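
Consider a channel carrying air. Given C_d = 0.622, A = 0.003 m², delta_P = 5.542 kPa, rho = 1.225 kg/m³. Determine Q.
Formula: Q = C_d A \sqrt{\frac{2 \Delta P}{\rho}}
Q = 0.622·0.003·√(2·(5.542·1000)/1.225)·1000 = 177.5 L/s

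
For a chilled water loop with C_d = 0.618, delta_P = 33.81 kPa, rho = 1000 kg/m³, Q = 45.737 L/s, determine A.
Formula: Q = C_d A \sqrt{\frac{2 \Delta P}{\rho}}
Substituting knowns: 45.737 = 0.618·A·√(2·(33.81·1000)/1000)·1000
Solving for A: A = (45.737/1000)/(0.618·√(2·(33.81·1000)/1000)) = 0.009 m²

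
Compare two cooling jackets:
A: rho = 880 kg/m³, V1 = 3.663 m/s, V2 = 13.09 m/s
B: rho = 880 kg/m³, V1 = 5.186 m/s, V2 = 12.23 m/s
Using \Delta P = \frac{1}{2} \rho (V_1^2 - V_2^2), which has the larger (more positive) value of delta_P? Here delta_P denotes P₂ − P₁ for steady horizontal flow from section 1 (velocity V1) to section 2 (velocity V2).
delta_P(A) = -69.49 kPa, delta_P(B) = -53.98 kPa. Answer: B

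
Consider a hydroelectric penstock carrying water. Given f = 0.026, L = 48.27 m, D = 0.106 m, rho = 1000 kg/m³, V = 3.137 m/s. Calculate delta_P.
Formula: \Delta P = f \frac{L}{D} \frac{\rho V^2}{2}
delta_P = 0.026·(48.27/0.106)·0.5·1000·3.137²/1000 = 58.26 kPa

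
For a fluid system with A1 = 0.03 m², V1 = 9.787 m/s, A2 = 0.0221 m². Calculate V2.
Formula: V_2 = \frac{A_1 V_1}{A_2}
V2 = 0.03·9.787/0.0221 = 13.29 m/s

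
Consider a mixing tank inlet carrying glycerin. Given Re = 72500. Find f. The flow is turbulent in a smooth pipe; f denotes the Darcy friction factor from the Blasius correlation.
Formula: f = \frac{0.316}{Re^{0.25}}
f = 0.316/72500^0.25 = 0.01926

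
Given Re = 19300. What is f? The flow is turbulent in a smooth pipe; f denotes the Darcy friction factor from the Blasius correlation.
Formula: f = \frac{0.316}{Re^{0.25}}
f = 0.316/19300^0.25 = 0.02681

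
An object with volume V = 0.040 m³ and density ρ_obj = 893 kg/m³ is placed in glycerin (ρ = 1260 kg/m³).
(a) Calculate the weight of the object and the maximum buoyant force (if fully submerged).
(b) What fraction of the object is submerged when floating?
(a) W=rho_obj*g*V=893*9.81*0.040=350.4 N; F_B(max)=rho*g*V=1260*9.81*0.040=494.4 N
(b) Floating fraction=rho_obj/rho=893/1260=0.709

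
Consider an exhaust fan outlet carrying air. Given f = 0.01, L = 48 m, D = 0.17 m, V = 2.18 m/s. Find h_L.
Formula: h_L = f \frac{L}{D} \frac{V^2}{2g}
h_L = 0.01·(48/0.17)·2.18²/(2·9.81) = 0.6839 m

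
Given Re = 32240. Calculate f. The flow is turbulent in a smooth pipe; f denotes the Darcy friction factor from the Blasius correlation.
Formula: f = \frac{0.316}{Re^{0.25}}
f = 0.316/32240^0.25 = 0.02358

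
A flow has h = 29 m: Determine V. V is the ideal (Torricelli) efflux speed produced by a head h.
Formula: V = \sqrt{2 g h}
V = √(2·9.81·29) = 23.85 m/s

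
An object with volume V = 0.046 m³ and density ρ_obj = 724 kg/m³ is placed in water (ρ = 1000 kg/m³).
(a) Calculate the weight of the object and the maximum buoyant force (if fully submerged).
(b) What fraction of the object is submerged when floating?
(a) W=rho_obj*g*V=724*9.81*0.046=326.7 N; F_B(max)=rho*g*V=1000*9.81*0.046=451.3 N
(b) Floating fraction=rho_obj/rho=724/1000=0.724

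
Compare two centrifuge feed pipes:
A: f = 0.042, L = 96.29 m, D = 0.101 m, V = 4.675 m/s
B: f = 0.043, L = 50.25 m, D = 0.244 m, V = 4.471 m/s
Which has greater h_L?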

WORK TO COMPLETE:
Scan the lines above for the word "Compare", then copy each line that has it.

PROBLEM SOLUTION:
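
Compare two cooling jackets:
Compare two centrifuge feed pipes: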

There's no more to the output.